#### What to produce
Beginning with the line that has "The hidden cells are at (row,col): (0,1), (0,3), (1,0), (1,1)." in it, transcribe the listing exactly through its final line, and add nothing.

#### Working data
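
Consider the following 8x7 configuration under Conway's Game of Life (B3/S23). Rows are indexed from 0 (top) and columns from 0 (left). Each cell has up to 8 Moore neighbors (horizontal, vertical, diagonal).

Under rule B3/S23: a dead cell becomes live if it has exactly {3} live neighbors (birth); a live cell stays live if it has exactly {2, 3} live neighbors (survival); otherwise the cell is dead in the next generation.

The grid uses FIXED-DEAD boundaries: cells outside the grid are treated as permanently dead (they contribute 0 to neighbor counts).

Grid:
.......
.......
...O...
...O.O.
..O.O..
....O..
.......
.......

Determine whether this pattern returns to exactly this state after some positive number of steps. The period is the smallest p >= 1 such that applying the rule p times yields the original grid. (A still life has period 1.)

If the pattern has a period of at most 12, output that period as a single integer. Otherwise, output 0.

Simulating and comparing each generation to the original:
Gen 0 (original, given above): 6 live cells
Gen 1: 6 live cells, differs from original
Gen 2: 6 live cells, MATCHES original -> period = 2

Answer: 2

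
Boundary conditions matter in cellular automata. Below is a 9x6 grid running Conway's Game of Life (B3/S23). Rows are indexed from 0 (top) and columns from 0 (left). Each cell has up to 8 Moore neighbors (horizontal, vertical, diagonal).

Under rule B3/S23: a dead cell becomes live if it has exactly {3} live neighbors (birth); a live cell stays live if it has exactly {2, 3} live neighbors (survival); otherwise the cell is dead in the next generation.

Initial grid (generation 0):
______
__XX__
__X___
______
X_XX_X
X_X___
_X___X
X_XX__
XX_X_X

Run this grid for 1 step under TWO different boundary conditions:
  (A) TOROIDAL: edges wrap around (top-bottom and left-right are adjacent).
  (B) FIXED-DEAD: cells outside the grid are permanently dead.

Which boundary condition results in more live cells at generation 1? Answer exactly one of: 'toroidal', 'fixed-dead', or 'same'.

Under TOROIDAL boundary, generation 1:
XX_XX_
__XX__
__XX__
_XXX__
X_XX_X
__XXX_
___X_X
___X__
XX_XXX
Population = 26

Under FIXED-DEAD boundary, generation 1:
______
__XX__
__XX__
_XXX__
__XX__
X_XXX_
X__X__
X__X__
XX_XX_
Population = 21

Comparison: toroidal=26, fixed-dead=21 -> toroidal

Answer: toroidal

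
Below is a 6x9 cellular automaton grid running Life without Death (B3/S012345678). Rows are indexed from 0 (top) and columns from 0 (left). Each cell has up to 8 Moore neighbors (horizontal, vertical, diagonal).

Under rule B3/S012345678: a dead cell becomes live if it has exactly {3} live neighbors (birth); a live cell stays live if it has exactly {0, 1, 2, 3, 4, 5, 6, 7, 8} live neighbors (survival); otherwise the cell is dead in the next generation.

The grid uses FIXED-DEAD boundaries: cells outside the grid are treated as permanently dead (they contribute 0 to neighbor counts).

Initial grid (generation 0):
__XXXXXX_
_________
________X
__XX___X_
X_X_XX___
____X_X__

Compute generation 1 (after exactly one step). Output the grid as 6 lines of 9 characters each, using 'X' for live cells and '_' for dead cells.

Answer: __XXXXXX_
___XXXXX_
________X
_XXXX__X_
XXX_XXX__
___XX_X__

Derivation:
Simulating step by step:
Generation 0 (given above): 16 live cells
Generation 1: 26 live cells
(generation 1 grid is the final answer)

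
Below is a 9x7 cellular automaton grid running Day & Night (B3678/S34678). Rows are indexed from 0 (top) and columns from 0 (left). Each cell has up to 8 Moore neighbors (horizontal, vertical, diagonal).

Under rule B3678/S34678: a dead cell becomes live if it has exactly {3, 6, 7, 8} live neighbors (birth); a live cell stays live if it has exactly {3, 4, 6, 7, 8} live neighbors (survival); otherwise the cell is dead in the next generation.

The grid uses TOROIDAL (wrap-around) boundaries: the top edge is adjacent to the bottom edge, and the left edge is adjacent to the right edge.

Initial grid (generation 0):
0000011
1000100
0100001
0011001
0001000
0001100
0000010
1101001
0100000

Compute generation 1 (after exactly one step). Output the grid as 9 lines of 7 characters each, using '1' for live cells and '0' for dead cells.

Answer: 1000000
1000000
0011010
1010000
0001000
0000100
1011001
1010000
0010010

Derivation:
Simulating step by step:
Generation 0 (given above): 18 live cells
Generation 1: 17 live cells
(generation 1 grid is the final answer)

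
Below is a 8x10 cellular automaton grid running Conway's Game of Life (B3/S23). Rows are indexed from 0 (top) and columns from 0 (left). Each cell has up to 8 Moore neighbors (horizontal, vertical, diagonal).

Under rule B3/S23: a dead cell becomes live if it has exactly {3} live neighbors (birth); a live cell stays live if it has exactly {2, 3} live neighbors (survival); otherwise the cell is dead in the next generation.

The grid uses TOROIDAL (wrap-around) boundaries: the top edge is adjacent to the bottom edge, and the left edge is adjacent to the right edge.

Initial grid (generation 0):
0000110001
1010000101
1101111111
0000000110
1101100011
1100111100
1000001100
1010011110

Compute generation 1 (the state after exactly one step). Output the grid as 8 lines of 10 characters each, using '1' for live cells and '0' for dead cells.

Answer: 0001110000
0010000100
0111110000
0000000000
0111100000
0011100000
1000100000
1100100010

Derivation:
Simulating step by step:
Generation 0 (given above): 39 live cells
Generation 1: 23 live cells
(generation 1 grid is the final answer)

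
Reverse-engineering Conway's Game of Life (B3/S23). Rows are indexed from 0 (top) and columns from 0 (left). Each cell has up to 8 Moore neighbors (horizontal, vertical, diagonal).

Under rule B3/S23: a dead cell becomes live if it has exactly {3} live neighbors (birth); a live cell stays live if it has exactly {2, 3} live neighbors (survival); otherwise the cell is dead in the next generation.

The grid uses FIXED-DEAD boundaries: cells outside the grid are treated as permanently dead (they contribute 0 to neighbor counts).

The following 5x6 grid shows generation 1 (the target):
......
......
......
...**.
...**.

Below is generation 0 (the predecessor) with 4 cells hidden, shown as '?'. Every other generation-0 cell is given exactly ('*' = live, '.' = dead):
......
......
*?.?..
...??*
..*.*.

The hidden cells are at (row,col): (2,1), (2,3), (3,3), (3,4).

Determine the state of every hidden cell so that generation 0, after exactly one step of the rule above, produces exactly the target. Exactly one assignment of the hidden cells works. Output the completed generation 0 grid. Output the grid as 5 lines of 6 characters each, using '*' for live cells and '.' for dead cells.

Answer: ......
......
*.....
...*.*
..*.*.

Derivation:
Hidden generation-0 cells (in order): (2,1), (2,3), (3,3), (3,4).
A hidden cell only influences target cells in its own 3x3 neighborhood. Try each of the 2^4 = 16 assignments, step the completed generation 0 forward once under B3/S23, and compare with the target:
  (2,1)=. (2,3)=. (3,3)=. (3,4)=. -> step gives (3,3)='.' but target has '*' -> reject
  (2,1)=. (2,3)=. (3,3)=. (3,4)=* -> step gives (3,5)='*' but target has '.' -> reject
  (2,1)=. (2,3)=. (3,3)=* (3,4)=. -> step reproduces the target at every cell -> ACCEPT
  (2,1)=. (2,3)=. (3,3)=* (3,4)=* -> step gives (2,4)='*' but target has '.' -> reject
  (2,1)=. (2,3)=* (3,3)=. (3,4)=. -> step gives (4,3)='.' but target has '*' -> reject
  (2,1)=. (2,3)=* (3,3)=. (3,4)=* -> step gives (2,4)='*' but target has '.' -> reject
  (2,1)=. (2,3)=* (3,3)=* (3,4)=. -> step gives (2,4)='*' but target has '.' -> reject
  (2,1)=. (2,3)=* (3,3)=* (3,4)=* -> step gives (2,3)='*' but target has '.' -> reject
  (2,1)=* (2,3)=. (3,3)=. (3,4)=. -> step gives (3,1)='*' but target has '.' -> reject
  (2,1)=* (2,3)=. (3,3)=. (3,4)=* -> step gives (3,1)='*' but target has '.' -> reject
  (2,1)=* (2,3)=. (3,3)=* (3,4)=. -> step gives (3,1)='*' but target has '.' -> reject
  (2,1)=* (2,3)=. (3,3)=* (3,4)=* -> step gives (2,4)='*' but target has '.' -> reject
  (2,1)=* (2,3)=* (3,3)=. (3,4)=. -> step gives (3,1)='*' but target has '.' -> reject
  (2,1)=* (2,3)=* (3,3)=. (3,4)=* -> step gives (2,4)='*' but target has '.' -> reject
  (2,1)=* (2,3)=* (3,3)=* (3,4)=. -> step gives (2,2)='*' but target has '.' -> reject
  (2,1)=* (2,3)=* (3,3)=* (3,4)=* -> step gives (2,2)='*' but target has '.' -> reject
Unique solution: (2,1)=dead, (2,3)=dead, (3,3)=live, (3,4)=dead.
Check: live-neighbor counts of every cell in the completed generation 0:
000000
110000
011121
122231
011322
Applying B3/S23 to generation 0 with these counts gives:
......
......
......
...**.
...**.
which matches the target exactly.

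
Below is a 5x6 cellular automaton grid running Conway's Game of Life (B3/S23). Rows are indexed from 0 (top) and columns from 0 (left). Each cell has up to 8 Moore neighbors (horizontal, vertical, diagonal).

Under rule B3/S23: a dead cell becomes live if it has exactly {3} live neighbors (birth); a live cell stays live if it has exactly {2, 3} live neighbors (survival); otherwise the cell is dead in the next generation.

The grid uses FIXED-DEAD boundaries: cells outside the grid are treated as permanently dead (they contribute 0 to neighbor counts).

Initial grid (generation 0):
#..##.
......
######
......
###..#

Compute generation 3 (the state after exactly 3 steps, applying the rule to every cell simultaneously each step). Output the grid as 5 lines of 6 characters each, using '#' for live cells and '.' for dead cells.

Answer: ..##..
.#...#
#....#
.#...#
......

Derivation:
Simulating step by step:
Generation 0 (given above): 13 live cells
Generation 1: 8 live cells
......
#....#
.####.
.....#
.#....
Generation 2: 12 live cells
......
.####.
.#####
.#.##.
......
Generation 3: 8 live cells
(generation 3 grid is the final answer)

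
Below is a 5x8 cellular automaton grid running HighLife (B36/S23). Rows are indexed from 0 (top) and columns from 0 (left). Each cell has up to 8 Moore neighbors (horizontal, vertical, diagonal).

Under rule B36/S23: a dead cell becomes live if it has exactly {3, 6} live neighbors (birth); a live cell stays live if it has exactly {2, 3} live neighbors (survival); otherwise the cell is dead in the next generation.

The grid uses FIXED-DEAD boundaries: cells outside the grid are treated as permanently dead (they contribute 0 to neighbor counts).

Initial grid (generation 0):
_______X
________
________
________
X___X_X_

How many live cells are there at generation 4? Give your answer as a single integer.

Simulating step by step:
Generation 0 (given above): 4 live cells
Generation 1: 0 live cells
________
________
________
________
________
Generation 2: 0 live cells
________
________
________
________
________
Generation 3: 0 live cells
________
________
________
________
________
Generation 4: 0 live cells
________
________
________
________
________
Population at generation 4: 0

Answer: 0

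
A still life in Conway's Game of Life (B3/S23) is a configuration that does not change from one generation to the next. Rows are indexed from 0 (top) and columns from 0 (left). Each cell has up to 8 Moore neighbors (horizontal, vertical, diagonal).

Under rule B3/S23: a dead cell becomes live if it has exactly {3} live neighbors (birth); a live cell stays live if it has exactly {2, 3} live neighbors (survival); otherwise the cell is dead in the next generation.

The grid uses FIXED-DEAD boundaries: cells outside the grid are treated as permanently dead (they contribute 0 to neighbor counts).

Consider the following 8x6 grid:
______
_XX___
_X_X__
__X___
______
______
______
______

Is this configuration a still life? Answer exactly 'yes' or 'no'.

Compute generation 1 and compare to generation 0 (given above):
Generation 1:
______
_XX___
_X_X__
__X___
______
______
______
______
The grids are IDENTICAL -> still life.

Answer: yes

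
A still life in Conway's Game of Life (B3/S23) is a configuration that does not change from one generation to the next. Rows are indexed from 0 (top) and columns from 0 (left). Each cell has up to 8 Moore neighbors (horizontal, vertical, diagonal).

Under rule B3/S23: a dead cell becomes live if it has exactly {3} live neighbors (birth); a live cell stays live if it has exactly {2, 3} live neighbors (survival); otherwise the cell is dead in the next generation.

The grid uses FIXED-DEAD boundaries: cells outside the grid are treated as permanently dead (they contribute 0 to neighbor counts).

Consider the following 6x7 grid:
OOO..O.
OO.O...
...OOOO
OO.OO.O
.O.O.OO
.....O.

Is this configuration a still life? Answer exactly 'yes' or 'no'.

Answer: no

Derivation:
Compute generation 1 and compare to generation 0 (given above):
Generation 1:
O.O....
O..O..O
......O
OO.....
OO.O..O
....OOO
Cell (0,1) differs: gen0=1 vs gen1=0 -> NOT a still life.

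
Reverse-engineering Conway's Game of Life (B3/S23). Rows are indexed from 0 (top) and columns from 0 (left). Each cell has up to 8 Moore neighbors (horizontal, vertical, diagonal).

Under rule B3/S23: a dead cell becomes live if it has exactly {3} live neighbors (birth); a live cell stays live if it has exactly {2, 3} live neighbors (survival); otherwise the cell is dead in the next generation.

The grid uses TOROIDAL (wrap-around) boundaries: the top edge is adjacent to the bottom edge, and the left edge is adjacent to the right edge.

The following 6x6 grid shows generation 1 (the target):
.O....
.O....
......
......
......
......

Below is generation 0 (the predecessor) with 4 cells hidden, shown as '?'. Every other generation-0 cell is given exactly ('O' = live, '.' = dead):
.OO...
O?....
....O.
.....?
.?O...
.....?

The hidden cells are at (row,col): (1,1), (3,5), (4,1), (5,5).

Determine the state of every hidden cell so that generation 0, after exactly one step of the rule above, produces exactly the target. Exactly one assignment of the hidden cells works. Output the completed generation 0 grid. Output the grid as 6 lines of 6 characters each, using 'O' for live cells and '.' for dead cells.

Hidden generation-0 cells (in order): (1,1), (3,5), (4,1), (5,5).
A hidden cell only influences target cells in its own 3x3 neighborhood. Try each of the 2^4 = 16 assignments, step the completed generation 0 forward once under B3/S23, and compare with the target:
  (1,1)=. (3,5)=. (4,1)=. (5,5)=. -> step gives (5,1)='O' but target has '.' -> reject
  (1,1)=. (3,5)=. (4,1)=. (5,5)=O -> step gives (0,0)='O' but target has '.' -> reject
  (1,1)=. (3,5)=. (4,1)=O (5,5)=. -> step reproduces the target at every cell -> ACCEPT
  (1,1)=. (3,5)=. (4,1)=O (5,5)=O -> step gives (0,0)='O' but target has '.' -> reject
  (1,1)=. (3,5)=O (4,1)=. (5,5)=. -> step gives (2,5)='O' but target has '.' -> reject
  (1,1)=. (3,5)=O (4,1)=. (5,5)=O -> step gives (0,0)='O' but target has '.' -> reject
  (1,1)=. (3,5)=O (4,1)=O (5,5)=. -> step gives (2,5)='O' but target has '.' -> reject
  (1,1)=. (3,5)=O (4,1)=O (5,5)=O -> step gives (0,0)='O' but target has '.' -> reject
  (1,1)=O (3,5)=. (4,1)=. (5,5)=. -> step gives (0,0)='O' but target has '.' -> reject
  (1,1)=O (3,5)=. (4,1)=. (5,5)=O -> step gives (0,2)='O' but target has '.' -> reject
  (1,1)=O (3,5)=. (4,1)=O (5,5)=. -> step gives (0,0)='O' but target has '.' -> reject
  (1,1)=O (3,5)=. (4,1)=O (5,5)=O -> step gives (0,2)='O' but target has '.' -> reject
  (1,1)=O (3,5)=O (4,1)=. (5,5)=. -> step gives (0,0)='O' but target has '.' -> reject
  (1,1)=O (3,5)=O (4,1)=. (5,5)=O -> step gives (0,2)='O' but target has '.' -> reject
  (1,1)=O (3,5)=O (4,1)=O (5,5)=. -> step gives (0,0)='O' but target has '.' -> reject
  (1,1)=O (3,5)=O (4,1)=O (5,5)=O -> step gives (0,2)='O' but target has '.' -> reject
Unique solution: (1,1)=dead, (3,5)=dead, (4,1)=live, (5,5)=dead.
Check: live-neighbor counts of every cell in the completed generation 0:
221101
132212
110102
122211
111100
244200
Applying B3/S23 to generation 0 with these counts gives:
.O....
.O....
......
......
......
......
which matches the target exactly.

Answer: .OO...
O.....
....O.
......
.OO...
......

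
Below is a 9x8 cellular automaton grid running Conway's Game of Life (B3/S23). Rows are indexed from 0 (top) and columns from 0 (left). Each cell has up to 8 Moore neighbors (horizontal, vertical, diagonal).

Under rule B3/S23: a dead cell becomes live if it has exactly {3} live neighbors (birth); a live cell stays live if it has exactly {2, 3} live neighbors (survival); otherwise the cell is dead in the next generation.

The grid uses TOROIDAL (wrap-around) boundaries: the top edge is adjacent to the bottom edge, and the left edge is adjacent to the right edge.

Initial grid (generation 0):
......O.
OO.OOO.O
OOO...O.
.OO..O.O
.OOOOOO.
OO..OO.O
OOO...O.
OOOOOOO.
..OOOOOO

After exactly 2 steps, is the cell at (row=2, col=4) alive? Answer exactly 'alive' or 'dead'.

Answer: alive

Derivation:
Simulating step by step:
Generation 0 (given above): 43 live cells
Generation 1: 6 live cells
.O......
...OOO..
........
.......O
........
........
........
........
O.......
Generation 2: 3 live cells
....O...
....O...
....O...
........
........
........
........
........
........

Cell (2,4) at generation 2: 1 -> alive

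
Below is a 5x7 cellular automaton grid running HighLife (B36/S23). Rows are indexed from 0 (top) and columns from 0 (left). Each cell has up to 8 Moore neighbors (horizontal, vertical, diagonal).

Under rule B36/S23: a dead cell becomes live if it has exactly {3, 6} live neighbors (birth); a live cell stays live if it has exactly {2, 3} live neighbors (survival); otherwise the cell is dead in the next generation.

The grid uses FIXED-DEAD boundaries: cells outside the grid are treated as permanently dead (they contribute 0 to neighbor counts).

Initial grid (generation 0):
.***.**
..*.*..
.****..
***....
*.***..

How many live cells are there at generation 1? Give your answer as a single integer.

Answer: 11

Derivation:
Simulating step by step:
Generation 0 (given above): 18 live cells
Generation 1: 11 live cells
.*****.
.......
*...*..
*......
*.**...
Population at generation 1: 11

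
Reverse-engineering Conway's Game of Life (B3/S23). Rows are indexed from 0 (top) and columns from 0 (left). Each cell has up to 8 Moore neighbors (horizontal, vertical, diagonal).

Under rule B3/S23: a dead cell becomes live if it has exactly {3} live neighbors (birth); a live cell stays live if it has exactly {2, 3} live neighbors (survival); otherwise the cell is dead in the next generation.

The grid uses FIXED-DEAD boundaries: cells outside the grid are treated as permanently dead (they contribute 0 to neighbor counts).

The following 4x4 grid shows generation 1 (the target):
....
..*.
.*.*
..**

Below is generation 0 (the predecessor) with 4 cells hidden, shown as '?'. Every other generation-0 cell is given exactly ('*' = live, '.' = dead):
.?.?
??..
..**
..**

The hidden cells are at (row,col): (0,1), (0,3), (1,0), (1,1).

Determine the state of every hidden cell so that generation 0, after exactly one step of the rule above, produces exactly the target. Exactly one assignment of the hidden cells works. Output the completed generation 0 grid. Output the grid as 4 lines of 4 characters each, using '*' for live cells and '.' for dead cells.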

#### Output of the exercise
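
The hidden cells are at (row,col): (0,1), (0,3), (1,0), (1,1).

Determine the state of every hidden cell so that generation 0, after exactly one step of the rule above, produces exactly the target. Exactly one assignment of the hidden cells works. Output the completed generation 0 grid. Output the grid as 4 lines of 4 characters each, using '*' for live cells and '.' for dead cells.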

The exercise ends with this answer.